Collected data:
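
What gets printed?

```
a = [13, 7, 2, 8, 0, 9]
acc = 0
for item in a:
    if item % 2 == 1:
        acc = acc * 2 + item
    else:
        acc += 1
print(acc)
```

item=13: odd, acc = 0*2+13 = 13
item=7: odd, acc = 13*2+7 = 33
item=2: not odd, acc = 33+1 = 34
item=8: not odd, acc = 34+1 = 35
item=0: not odd, acc = 35+1 = 36
item=9: odd, acc = 36*2+9 = 81

81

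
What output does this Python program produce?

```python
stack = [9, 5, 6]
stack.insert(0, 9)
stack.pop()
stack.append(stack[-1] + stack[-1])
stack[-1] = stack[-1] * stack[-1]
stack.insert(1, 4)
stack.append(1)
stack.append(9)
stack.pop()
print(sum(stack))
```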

→ **What this task involves**
Generate a verbatim printout of all the entries.

→ **Task result**
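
What gets printed?

```
a = [13, 7, 2, 8, 0, 9]
acc = 0
for item in a:
    if item % 2 == 1:
        acc = acc * 2 + item
    else:
        acc += 1
print(acc)
```

item=13: odd, acc = 0*2+13 = 13
item=7: odd, acc = 13*2+7 = 33
item=2: not odd, acc = 33+1 = 34
item=8: not odd, acc = 34+1 = 35
item=0: not odd, acc = 35+1 = 36
item=9: odd, acc = 36*2+9 = 81

81

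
What output does this Python program produce?

```python
stack = [9, 5, 6]
stack.insert(0, 9)
stack.pop()
stack.append(stack[-1] + stack[-1])
stack[-1] = stack[-1] * stack[-1]
stack.insert(1, 4)
stack.append(1)
stack.append(9)
stack.pop()
print(sum(stack))
```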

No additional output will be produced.